### Exercise
Look below for the line containing "- brass: 3.8 mm, k = 125 W/m·K"; from there through the line containing "- vermiculite fill: 23 mm, k = 0.0778 W/m·K", both lines included, please set down each line exactly and nothing else.

· · · ·

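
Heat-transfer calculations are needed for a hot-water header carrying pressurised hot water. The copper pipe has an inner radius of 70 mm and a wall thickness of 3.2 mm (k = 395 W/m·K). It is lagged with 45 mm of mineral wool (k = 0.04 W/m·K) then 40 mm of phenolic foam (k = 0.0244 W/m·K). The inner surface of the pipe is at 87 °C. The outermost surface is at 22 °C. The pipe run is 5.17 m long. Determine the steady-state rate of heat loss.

Cylindrical conduction, so R = ln(r₂/r₁)/(2πkL) per layer, in series:
R_copper pipe wall = ln(73.2/70)/(2π×395×5.17) = 3.484×10^-6 K/W
R_mineral wool = ln(118.2/73.2)/(2π×0.04×5.17) = 0.3688 K/W
R_phenolic foam = ln(158.2/118.2)/(2π×0.0244×5.17) = 0.3677 K/W
R_total = 0.7365 K/W
Q = ΔT/R_total = 65/0.7365

Q ≈ 88.3 W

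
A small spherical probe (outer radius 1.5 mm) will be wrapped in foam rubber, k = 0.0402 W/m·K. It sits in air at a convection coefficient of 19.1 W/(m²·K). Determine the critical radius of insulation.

For a sphere r_cr = 2k/h = 2×0.0402/19.1
r_cr = 4.21 mm; since the bare radius (1.5 mm) is below r_cr, adding a thin layer of insulation will *increase* heat loss.

r_cr ≈ 4.21 mm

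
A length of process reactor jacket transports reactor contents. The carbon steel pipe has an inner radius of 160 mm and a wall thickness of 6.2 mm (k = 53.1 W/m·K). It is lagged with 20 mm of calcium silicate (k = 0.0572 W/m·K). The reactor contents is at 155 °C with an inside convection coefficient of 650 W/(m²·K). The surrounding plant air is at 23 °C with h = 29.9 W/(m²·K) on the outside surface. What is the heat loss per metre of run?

Cylindrical conduction, so R = ln(r₂/r₁)/(2πkL) per layer, in series:
R_inner film = 1/(h_i·2πr₁L) = 1/(650×2π×0.16×1) = 0.00153 K/W
R_carbon steel pipe wall = ln(166.2/160)/(2π×53.1×1) = 1.14×10^-4 K/W
R_calcium silicate = ln(186.2/166.2)/(2π×0.0572×1) = 0.3162 K/W
R_outer film = 1/(h_o·2πr_oL) = 1/(29.9×2π×0.1862×1) = 0.02859 K/W
R_total = 0.3464 K/W
Q = ΔT/R_total = 132/0.3464

q′ ≈ 381 W/m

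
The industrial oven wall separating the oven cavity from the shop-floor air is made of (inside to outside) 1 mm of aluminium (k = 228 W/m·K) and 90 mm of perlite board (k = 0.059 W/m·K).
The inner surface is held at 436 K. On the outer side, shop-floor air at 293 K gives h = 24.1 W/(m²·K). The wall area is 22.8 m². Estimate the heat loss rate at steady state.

Q ≈ 2080 W

Model the wall as resistances in series:
R_aluminium = L/(kA) = 0.001/(228×22.8) = 1.924×10^-7 K/W
R_perlite board = L/(kA) = 0.09/(0.059×22.8) = 0.0669 K/W
R_outer film = 1/(h_o·A) = 1/(24.1×22.8) = 0.00182 K/W
R_total = 0.06872 K/W
Q = ΔT / R_total = 143 / 0.06872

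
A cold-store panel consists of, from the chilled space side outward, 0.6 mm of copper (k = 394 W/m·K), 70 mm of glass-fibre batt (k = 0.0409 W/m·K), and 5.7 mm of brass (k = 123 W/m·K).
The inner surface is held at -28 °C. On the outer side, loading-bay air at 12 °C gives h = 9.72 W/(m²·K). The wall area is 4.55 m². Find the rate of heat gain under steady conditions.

Q ≈ 100 W

Model the wall as resistances in series:
R_copper = L/(kA) = 0.0006/(394×4.55) = 3.347×10^-7 K/W
R_glass-fibre batt = L/(kA) = 0.07/(0.0409×4.55) = 0.3762 K/W
R_brass = L/(kA) = 0.0057/(123×4.55) = 1.018×10^-5 K/W
R_outer film = 1/(h_o·A) = 1/(9.72×4.55) = 0.02261 K/W
R_total = 0.3988 K/W
Q = ΔT / R_total = 40 / 0.3988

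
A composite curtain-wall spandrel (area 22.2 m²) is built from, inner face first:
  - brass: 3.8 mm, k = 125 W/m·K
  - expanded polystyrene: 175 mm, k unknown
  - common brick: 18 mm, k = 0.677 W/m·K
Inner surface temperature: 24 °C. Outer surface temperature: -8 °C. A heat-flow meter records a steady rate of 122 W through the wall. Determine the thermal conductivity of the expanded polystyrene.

Model the wall as resistances in series:
R_brass = L/(kA) = 0.0038/(125×22.2) = 1.369×10^-6 K/W
R_common brick = L/(kA) = 0.018/(0.677×22.2) = 0.001198 K/W
Sum of known resistances R_other = 0.001199 K/W
Total R = ΔT/Q = 32/122 = 0.2623 K/W
R_expanded polystyrene = R_total − R_other = 0.2611 K/W
k = L/(R·A) = 0.175/(0.2611×22.2)

k ≈ 0.0302 W/(m·K)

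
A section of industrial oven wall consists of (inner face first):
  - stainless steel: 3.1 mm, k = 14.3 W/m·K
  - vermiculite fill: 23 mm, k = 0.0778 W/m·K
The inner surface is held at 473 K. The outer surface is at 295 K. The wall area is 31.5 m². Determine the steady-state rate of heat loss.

Thermal resistances in series:
R_stainless steel = L/(kA) = 0.0031/(14.3×31.5) = 6.882×10^-6 K/W
R_vermiculite fill = L/(kA) = 0.023/(0.0778×31.5) = 0.009385 K/W
R_total = 0.009392 K/W
Q = ΔT / R_total = 178 / 0.009392

Q ≈ 19000 W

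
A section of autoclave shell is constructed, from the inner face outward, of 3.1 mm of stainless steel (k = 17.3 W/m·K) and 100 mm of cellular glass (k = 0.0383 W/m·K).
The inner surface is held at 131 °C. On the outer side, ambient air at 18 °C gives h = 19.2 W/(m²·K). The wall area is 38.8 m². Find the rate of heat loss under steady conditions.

Using the resistance-network approach (series):
R_stainless steel = L/(kA) = 0.0031/(17.3×38.8) = 4.618×10^-6 K/W
R_cellular glass = L/(kA) = 0.1/(0.0383×38.8) = 0.06729 K/W
R_outer film = 1/(h_o·A) = 1/(19.2×38.8) = 0.001342 K/W
R_total = 0.06864 K/W
Q = ΔT / R_total = 113 / 0.06864

Q ≈ 1650 W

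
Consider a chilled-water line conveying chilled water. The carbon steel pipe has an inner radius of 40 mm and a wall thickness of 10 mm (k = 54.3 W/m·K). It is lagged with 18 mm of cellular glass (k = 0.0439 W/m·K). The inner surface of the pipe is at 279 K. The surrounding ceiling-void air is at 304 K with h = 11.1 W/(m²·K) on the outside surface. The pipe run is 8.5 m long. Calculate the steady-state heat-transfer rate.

Q ≈ 160 W

Per-layer cylindrical resistances, series-summed:
R_carbon steel pipe wall = ln(50/40)/(2π×54.3×8.5) = 7.695×10^-5 K/W
R_cellular glass = ln(68/50)/(2π×0.0439×8.5) = 0.1311 K/W
R_outer film = 1/(h_o·2πr_oL) = 1/(11.1×2π×0.068×8.5) = 0.02481 K/W
R_total = 0.156 K/W
Q = ΔT/R_total = 25/0.156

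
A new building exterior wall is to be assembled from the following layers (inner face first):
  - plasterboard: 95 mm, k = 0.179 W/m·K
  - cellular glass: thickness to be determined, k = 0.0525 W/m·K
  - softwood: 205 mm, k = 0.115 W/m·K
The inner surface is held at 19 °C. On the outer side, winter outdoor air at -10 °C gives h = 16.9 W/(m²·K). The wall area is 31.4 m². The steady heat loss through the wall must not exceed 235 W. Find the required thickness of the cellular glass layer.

L ≈ 78.9 mm

Series thermal resistances:
R_plasterboard = L/(kA) = 0.095/(0.179×31.4) = 0.0169 K/W
R_softwood = L/(kA) = 0.205/(0.115×31.4) = 0.05677 K/W
R_outer film = 1/(h_o·A) = 1/(16.9×31.4) = 0.001884 K/W
Sum of the known resistances R_other = 0.07556 K/W
Required total resistance R_tot = ΔT/Q_allow = 29/235 = 0.1234 K/W
R_cellular glass = R_tot − R_other = 0.04785 K/W
L = R·k·A = 0.04785×0.0525×31.4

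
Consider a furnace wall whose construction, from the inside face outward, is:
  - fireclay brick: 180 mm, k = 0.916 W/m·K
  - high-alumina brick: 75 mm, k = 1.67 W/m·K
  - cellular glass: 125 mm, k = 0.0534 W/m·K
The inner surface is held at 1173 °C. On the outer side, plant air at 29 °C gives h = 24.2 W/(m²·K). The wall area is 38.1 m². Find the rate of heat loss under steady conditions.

Model the wall as resistances in series:
R_fireclay brick = L/(kA) = 0.18/(0.916×38.1) = 0.005158 K/W
R_high-alumina brick = L/(kA) = 0.075/(1.67×38.1) = 0.001179 K/W
R_cellular glass = L/(kA) = 0.125/(0.0534×38.1) = 0.06144 K/W
R_outer film = 1/(h_o·A) = 1/(24.2×38.1) = 0.001085 K/W
R_total = 0.06886 K/W
Q = ΔT / R_total = 1144 / 0.06886

Q ≈ 16600 W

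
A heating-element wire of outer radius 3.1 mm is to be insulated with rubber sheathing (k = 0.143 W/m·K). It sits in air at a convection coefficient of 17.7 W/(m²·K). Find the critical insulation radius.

For a cylinder r_cr = k/h = 0.143/17.7
r_cr = 8.08 mm; since the bare radius (3.1 mm) is below r_cr, adding a thin layer of insulation will *increase* heat loss.

r_cr ≈ 8.08 mm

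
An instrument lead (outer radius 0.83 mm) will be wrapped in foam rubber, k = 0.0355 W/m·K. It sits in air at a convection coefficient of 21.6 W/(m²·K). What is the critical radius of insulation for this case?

For a cylinder r_cr = k/h = 0.0355/21.6
r_cr = 1.64 mm; since the bare radius (0.83 mm) is below r_cr, adding a thin layer of insulation will *increase* heat loss.

r_cr ≈ 1.64 mm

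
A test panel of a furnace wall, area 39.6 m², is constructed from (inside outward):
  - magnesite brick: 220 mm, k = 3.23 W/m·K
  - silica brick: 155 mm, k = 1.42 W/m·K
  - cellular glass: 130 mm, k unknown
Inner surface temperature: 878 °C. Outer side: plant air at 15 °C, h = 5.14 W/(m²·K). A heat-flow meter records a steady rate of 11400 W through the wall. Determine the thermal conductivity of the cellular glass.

k ≈ 0.0495 W/(m·K)

Treating each layer as a thermal resistance in series:
R_magnesite brick = L/(kA) = 0.22/(3.23×39.6) = 0.00172 K/W
R_silica brick = L/(kA) = 0.155/(1.42×39.6) = 0.002756 K/W
R_outer film = 1/(h_o·A) = 1/(5.14×39.6) = 0.004913 K/W
Sum of known resistances R_other = 0.009389 K/W
Total R = ΔT/Q = 863/11400 = 0.0757 K/W
R_cellular glass = R_total − R_other = 0.06631 K/W
k = L/(R·A) = 0.13/(0.06631×39.6)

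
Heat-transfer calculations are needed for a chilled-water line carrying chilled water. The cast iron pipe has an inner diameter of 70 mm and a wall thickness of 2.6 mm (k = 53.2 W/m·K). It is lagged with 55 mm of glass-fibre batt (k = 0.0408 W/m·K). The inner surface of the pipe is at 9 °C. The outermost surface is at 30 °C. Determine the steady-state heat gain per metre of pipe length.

Radial resistances (cylindrical: R_cond = ln(r_o/r_i)/(2πkL), R_conv = 1/(h·2πrL)):
R_cast iron pipe wall = ln(37.6/35)/(2π×53.2×1) = 2.144×10^-4 K/W
R_glass-fibre batt = ln(92.6/37.6)/(2π×0.0408×1) = 3.516 K/W
R_total = 3.516 K/W
Q = ΔT/R_total = 21/3.516

q′ ≈ 5.97 W/m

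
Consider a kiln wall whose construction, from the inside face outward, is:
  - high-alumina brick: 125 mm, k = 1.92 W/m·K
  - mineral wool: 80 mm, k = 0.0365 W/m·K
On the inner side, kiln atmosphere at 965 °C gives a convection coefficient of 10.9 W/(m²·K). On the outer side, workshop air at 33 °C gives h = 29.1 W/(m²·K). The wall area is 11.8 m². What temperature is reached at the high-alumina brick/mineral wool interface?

T ≈ 904 °C

Treating each layer as a thermal resistance in series:
R_inner film = 1/(h_i·A) = 1/(10.9×11.8) = 0.007775 K/W
R_high-alumina brick = L/(kA) = 0.125/(1.92×11.8) = 0.005517 K/W
R_mineral wool = L/(kA) = 0.08/(0.0365×11.8) = 0.1857 K/W
R_outer film = 1/(h_o·A) = 1/(29.1×11.8) = 0.002912 K/W
R_total = 0.2019 K/W;  Q = ΔT/R_total = 932/0.2019 = 4615 W
T_interface = T_inner − Q·ΣR(inner→interface) = 965 − 4620×0.01329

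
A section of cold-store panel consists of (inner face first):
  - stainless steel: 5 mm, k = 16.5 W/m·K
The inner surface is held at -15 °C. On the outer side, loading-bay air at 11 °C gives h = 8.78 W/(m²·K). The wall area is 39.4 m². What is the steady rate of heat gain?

Q ≈ 8970 W

Series thermal resistances:
R_stainless steel = L/(kA) = 0.005/(16.5×39.4) = 7.691×10^-6 K/W
R_outer film = 1/(h_o·A) = 1/(8.78×39.4) = 0.002891 K/W
R_total = 0.002898 K/W
Q = ΔT / R_total = 26 / 0.002898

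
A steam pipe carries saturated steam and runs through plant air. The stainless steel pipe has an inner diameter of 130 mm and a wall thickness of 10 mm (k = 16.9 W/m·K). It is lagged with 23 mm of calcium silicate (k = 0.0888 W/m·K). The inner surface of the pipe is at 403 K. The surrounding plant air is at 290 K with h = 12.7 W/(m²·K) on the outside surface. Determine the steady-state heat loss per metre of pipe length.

q′ ≈ 186 W/m

Radial resistances (cylindrical: R_cond = ln(r_o/r_i)/(2πkL), R_conv = 1/(h·2πrL)):
R_stainless steel pipe wall = ln(75/65)/(2π×16.9×1) = 0.001348 K/W
R_calcium silicate = ln(98/75)/(2π×0.0888×1) = 0.4794 K/W
R_outer film = 1/(h_o·2πr_oL) = 1/(12.7×2π×0.098×1) = 0.1279 K/W
R_total = 0.6086 K/W
Q = ΔT/R_total = 113/0.6086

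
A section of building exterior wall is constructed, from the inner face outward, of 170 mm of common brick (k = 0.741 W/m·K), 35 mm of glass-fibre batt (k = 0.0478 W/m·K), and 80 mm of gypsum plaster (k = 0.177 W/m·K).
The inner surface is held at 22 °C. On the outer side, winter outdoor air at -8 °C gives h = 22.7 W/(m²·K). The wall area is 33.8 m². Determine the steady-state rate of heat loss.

Using the resistance-network approach (series):
R_common brick = L/(kA) = 0.17/(0.741×33.8) = 0.006788 K/W
R_glass-fibre batt = L/(kA) = 0.035/(0.0478×33.8) = 0.02166 K/W
R_gypsum plaster = L/(kA) = 0.08/(0.177×33.8) = 0.01337 K/W
R_outer film = 1/(h_o·A) = 1/(22.7×33.8) = 0.001303 K/W
R_total = 0.04313 K/W
Q = ΔT / R_total = 30 / 0.04313

Q ≈ 696 W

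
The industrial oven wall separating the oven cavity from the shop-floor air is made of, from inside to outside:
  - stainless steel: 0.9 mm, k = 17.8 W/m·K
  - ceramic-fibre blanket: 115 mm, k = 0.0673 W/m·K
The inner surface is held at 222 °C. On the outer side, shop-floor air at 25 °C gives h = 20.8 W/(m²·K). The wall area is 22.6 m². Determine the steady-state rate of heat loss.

Thermal resistances in series:
R_stainless steel = L/(kA) = 0.0009/(17.8×22.6) = 2.237×10^-6 K/W
R_ceramic-fibre blanket = L/(kA) = 0.115/(0.0673×22.6) = 0.07561 K/W
R_outer film = 1/(h_o·A) = 1/(20.8×22.6) = 0.002127 K/W
R_total = 0.07774 K/W
Q = ΔT / R_total = 197 / 0.07774

Q ≈ 2530 W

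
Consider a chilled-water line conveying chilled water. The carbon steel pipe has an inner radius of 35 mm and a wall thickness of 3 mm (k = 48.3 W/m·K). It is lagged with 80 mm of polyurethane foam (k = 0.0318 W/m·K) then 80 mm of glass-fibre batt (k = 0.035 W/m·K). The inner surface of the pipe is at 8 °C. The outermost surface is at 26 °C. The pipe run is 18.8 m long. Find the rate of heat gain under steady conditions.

Q ≈ 42.2 W

Per-layer cylindrical resistances, series-summed:
R_carbon steel pipe wall = ln(38/35)/(2π×48.3×18.8) = 1.441×10^-5 K/W
R_polyurethane foam = ln(118/38)/(2π×0.0318×18.8) = 0.3016 K/W
R_glass-fibre batt = ln(198/118)/(2π×0.035×18.8) = 0.1252 K/W
R_total = 0.4269 K/W
Q = ΔT/R_total = 18/0.4269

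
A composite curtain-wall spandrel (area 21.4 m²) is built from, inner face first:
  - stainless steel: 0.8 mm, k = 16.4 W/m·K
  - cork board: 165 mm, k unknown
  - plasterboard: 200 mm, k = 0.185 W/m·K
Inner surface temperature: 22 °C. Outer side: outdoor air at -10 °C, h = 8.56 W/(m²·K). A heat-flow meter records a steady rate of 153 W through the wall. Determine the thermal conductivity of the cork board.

Thermal resistances in series:
R_stainless steel = L/(kA) = 0.0008/(16.4×21.4) = 2.279×10^-6 K/W
R_plasterboard = L/(kA) = 0.2/(0.185×21.4) = 0.05052 K/W
R_outer film = 1/(h_o·A) = 1/(8.56×21.4) = 0.005459 K/W
Sum of known resistances R_other = 0.05598 K/W
Total R = ΔT/Q = 32/153 = 0.2092 K/W
R_cork board = R_total − R_other = 0.1532 K/W
k = L/(R·A) = 0.165/(0.1532×21.4)

k ≈ 0.0503 W/(m·K)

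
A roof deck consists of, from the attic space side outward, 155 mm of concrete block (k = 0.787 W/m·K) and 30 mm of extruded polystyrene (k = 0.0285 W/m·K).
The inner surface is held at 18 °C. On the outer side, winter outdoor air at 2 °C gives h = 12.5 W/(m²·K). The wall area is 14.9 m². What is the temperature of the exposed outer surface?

T ≈ 2.96 °C

Using the resistance-network approach (series):
R_concrete block = L/(kA) = 0.155/(0.787×14.9) = 0.01322 K/W
R_extruded polystyrene = L/(kA) = 0.03/(0.0285×14.9) = 0.07065 K/W
R_outer film = 1/(h_o·A) = 1/(12.5×14.9) = 0.005369 K/W
R_total = 0.08923 K/W;  Q = ΔT/R_total = 16/0.08923 = 179.3 W
T_interface = T_inner − Q·ΣR(inner→interface) = 18 − 179×0.08386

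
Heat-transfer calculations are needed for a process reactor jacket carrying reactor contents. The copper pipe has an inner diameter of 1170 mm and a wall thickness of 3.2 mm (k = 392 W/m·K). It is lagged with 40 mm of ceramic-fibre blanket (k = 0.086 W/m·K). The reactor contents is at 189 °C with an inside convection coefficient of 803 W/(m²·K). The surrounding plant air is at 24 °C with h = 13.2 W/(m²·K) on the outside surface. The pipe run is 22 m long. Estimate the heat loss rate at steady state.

Treating each annulus and film as a series resistance:
R_inner film = 1/(h_i·2πr₁L) = 1/(803×2π×0.585×22) = 1.54×10^-5 K/W
R_copper pipe wall = ln(588.2/585)/(2π×392×22) = 1.007×10^-7 K/W
R_ceramic-fibre blanket = ln(628.2/588.2)/(2π×0.086×22) = 0.005534 K/W
R_outer film = 1/(h_o·2πr_oL) = 1/(13.2×2π×0.6282×22) = 8.724×10^-4 K/W
R_total = 0.006422 K/W
Q = ΔT/R_total = 165/0.006422

Q ≈ 25700 W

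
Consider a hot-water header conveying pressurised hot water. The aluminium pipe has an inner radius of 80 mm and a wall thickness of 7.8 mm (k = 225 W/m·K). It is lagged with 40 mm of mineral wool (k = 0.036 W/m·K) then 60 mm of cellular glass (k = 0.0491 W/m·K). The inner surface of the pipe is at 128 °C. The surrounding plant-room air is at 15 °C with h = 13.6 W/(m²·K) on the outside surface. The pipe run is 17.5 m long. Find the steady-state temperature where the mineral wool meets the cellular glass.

Treating each annulus and film as a series resistance:
R_aluminium pipe wall = ln(87.8/80)/(2π×225×17.5) = 3.76×10^-6 K/W
R_mineral wool = ln(127.8/87.8)/(2π×0.036×17.5) = 0.09484 K/W
R_cellular glass = ln(187.8/127.8)/(2π×0.0491×17.5) = 0.0713 K/W
R_outer film = 1/(h_o·2πr_oL) = 1/(13.6×2π×0.1878×17.5) = 0.003561 K/W
R_total = 0.1697 K/W
Q = ΔT/R_total = 113/0.1697
Q = 666 W
T_interface = T_inner − Q·ΣR(inner→interface) = 128 − 666×0.09484

T ≈ 64.8 °C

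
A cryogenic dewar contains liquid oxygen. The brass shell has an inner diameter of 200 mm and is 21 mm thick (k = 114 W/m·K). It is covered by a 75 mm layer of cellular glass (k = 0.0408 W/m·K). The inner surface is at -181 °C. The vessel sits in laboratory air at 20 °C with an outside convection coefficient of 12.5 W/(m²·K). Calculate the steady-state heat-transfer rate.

Q ≈ 31.7 W

Spherical conduction: R = (1/r_in − 1/r_out)/(4πk) per layer; series-sum.
R_brass shell = (1/0.1 − 1/0.121)/(4π×114) = 0.001211 K/W
R_cellular glass = (1/0.121 − 1/0.196)/(4π×0.0408) = 6.168 K/W
R_outer film = 1/(h·4πr_o²) = 1/(12.5×4π×0.196²) = 0.1657 K/W
R_total = 6.335 K/W
Q = ΔT/R_total = 201/6.335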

· · · ·

### Exercise solution
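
  - brass: 3.8 mm, k = 125 W/m·K
  - expanded polystyrene: 175 mm, k unknown
  - common brick: 18 mm, k = 0.677 W/m·K
Inner surface temperature: 24 °C. Outer surface temperature: -8 °C. A heat-flow meter records a steady rate of 122 W through the wall. Determine the thermal conductivity of the expanded polystyrene.

Model the wall as resistances in series:
R_brass = L/(kA) = 0.0038/(125×22.2) = 1.369×10^-6 K/W
R_common brick = L/(kA) = 0.018/(0.677×22.2) = 0.001198 K/W
Sum of known resistances R_other = 0.001199 K/W
Total R = ΔT/Q = 32/122 = 0.2623 K/W
R_expanded polystyrene = R_total − R_other = 0.2611 K/W
k = L/(R·A) = 0.175/(0.2611×22.2)

k ≈ 0.0302 W/(m·K)

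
A section of industrial oven wall consists of (inner face first):
  - stainless steel: 3.1 mm, k = 14.3 W/m·K
  - vermiculite fill: 23 mm, k = 0.0778 W/m·K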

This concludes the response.